EXERCISE INSTRUCTIONS
Restate the data exactly, with nothing altered.

(Records from a dataset)
BEGIN

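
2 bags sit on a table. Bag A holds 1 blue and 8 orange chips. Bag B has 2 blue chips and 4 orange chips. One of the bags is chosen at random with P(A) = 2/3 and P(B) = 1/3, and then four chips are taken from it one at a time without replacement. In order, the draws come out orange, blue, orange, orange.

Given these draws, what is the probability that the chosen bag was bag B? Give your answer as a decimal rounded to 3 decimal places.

The likelihood of the observed sequence under each hypothesis: P(data | bag A) = (8/9)(1/8)(7/7)(6/6) = 1/9; P(data | bag B) = (4/6)(2/5)(3/4)(2/3) = 2/15.
The prior-weighted likelihoods are 2/3 · 1/9 = 2/27, 1/3 · 2/15 = 2/45; summing to 16/135.
By Bayes' rule, P(bag B | data) = (2/45) / (16/135) = 3/8.

0.375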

END

ANSWER TO THE EXERCISE
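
2 bags sit on a table. Bag A holds 1 blue and 8 orange chips. Bag B has 2 blue chips and 4 orange chips. One of the bags is chosen at random with P(A) = 2/3 and P(B) = 1/3, and then four chips are taken from it one at a time without replacement. In order, the draws come out orange, blue, orange, orange.

Given these draws, what is the probability that the chosen bag was bag B? Give your answer as a decimal rounded to 3 decimal places.

The likelihood of the observed sequence under each hypothesis: P(data | bag A) = (8/9)(1/8)(7/7)(6/6) = 1/9; P(data | bag B) = (4/6)(2/5)(3/4)(2/3) = 2/15.
The prior-weighted likelihoods are 2/3 · 1/9 = 2/27, 1/3 · 2/15 = 2/45; summing to 16/135.
By Bayes' rule, P(bag B | data) = (2/45) / (16/135) = 3/8.

0.375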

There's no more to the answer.